(Beginning of Exercise data)

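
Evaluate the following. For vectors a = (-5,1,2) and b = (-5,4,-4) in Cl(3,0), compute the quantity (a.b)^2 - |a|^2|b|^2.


a . b = (-5)*(-5) + 1*4 + 2*(-4)
= 25 + 4 + (-8) = 21
|a|^2 = (-5)^2 + 1^2 + 2^2 = 30
|b|^2 = (-5)^2 + 4^2 + (-4)^2 = 57
(a.b)^2 = 21^2 = 441
|a|^2 * |b|^2 = 30 * 57 = 1710
Result = 441 - 1710 = -1269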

(End of Exercise data)

- Task to complete: Repeat every line of the material exactly.

- Answer to the exercise:
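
Evaluate the following. For vectors a = (-5,1,2) and b = (-5,4,-4) in Cl(3,0), compute the quantity (a.b)^2 - |a|^2|b|^2.


a . b = (-5)*(-5) + 1*4 + 2*(-4)
= 25 + 4 + (-8) = 21
|a|^2 = (-5)^2 + 1^2 + 2^2 = 30
|b|^2 = (-5)^2 + 4^2 + (-4)^2 = 57
(a.b)^2 = 21^2 = 441
|a|^2 * |b|^2 = 30 * 57 = 1710
Result = 441 - 1710 = -1269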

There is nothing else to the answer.